(Beginning of TASK MATERIAL)

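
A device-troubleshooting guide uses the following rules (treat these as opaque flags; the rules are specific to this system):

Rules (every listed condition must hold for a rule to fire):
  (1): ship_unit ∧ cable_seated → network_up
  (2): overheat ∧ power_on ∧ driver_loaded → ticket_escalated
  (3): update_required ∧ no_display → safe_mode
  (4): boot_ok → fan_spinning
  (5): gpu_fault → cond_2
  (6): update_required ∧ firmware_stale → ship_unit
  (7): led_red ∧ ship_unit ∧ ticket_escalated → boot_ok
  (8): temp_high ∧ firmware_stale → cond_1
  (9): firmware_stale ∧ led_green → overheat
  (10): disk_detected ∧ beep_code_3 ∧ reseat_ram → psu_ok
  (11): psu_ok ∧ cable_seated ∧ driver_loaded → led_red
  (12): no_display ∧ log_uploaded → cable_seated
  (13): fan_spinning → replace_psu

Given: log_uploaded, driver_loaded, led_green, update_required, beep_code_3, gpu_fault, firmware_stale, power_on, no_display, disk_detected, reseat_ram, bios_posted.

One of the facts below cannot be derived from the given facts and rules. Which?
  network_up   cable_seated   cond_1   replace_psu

Round 1: (3) [update_required ∧ no_display → safe_mode]; (5) [gpu_fault → cond_2]; (6) [update_required ∧ firmware_stale → ship_unit]; (9) [firmware_stale ∧ led_green → overheat]; (10) [disk_detected ∧ beep_code_3 ∧ reseat_ram → psu_ok]; (12) [no_display ∧ log_uploaded → cable_seated]. New: safe_mode, cond_2, ship_unit, overheat, psu_ok, cable_seated.
Round 2: (1) [ship_unit ∧ cable_seated → network_up]; (2) [overheat ∧ power_on ∧ driver_loaded → ticket_escalated]; (11) [psu_ok ∧ cable_seated ∧ driver_loaded → led_red]. New: network_up, ticket_escalated, led_red.
Round 3: (7) [led_red ∧ ship_unit ∧ ticket_escalated → boot_ok]. New: boot_ok.
Round 4: (4) [boot_ok → fan_spinning]. New: fan_spinning.
Round 5: (13) [fan_spinning → replace_psu]. New: replace_psu.
Derived: network_up (round 2), replace_psu (round 5), cable_seated (round 1). cond_1 never appears in any round.

cond_1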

(End of TASK MATERIAL)

Transcribe each record above exactly. Skip none.

**EXERCISE ANSWER:**
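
A device-troubleshooting guide uses the following rules (treat these as opaque flags; the rules are specific to this system):

Rules (every listed condition must hold for a rule to fire):
  (1): ship_unit ∧ cable_seated → network_up
  (2): overheat ∧ power_on ∧ driver_loaded → ticket_escalated
  (3): update_required ∧ no_display → safe_mode
  (4): boot_ok → fan_spinning
  (5): gpu_fault → cond_2
  (6): update_required ∧ firmware_stale → ship_unit
  (7): led_red ∧ ship_unit ∧ ticket_escalated → boot_ok
  (8): temp_high ∧ firmware_stale → cond_1
  (9): firmware_stale ∧ led_green → overheat
  (10): disk_detected ∧ beep_code_3 ∧ reseat_ram → psu_ok
  (11): psu_ok ∧ cable_seated ∧ driver_loaded → led_red
  (12): no_display ∧ log_uploaded → cable_seated
  (13): fan_spinning → replace_psu

Given: log_uploaded, driver_loaded, led_green, update_required, beep_code_3, gpu_fault, firmware_stale, power_on, no_display, disk_detected, reseat_ram, bios_posted.

One of the facts below cannot be derived from the given facts and rules. Which?
  network_up   cable_seated   cond_1   replace_psu

Round 1: (3) [update_required ∧ no_display → safe_mode]; (5) [gpu_fault → cond_2]; (6) [update_required ∧ firmware_stale → ship_unit]; (9) [firmware_stale ∧ led_green → overheat]; (10) [disk_detected ∧ beep_code_3 ∧ reseat_ram → psu_ok]; (12) [no_display ∧ log_uploaded → cable_seated]. New: safe_mode, cond_2, ship_unit, overheat, psu_ok, cable_seated.
Round 2: (1) [ship_unit ∧ cable_seated → network_up]; (2) [overheat ∧ power_on ∧ driver_loaded → ticket_escalated]; (11) [psu_ok ∧ cable_seated ∧ driver_loaded → led_red]. New: network_up, ticket_escalated, led_red.
Round 3: (7) [led_red ∧ ship_unit ∧ ticket_escalated → boot_ok]. New: boot_ok.
Round 4: (4) [boot_ok → fan_spinning]. New: fan_spinning.
Round 5: (13) [fan_spinning → replace_psu]. New: replace_psu.
Derived: network_up (round 2), replace_psu (round 5), cable_seated (round 1). cond_1 never appears in any round.

cond_1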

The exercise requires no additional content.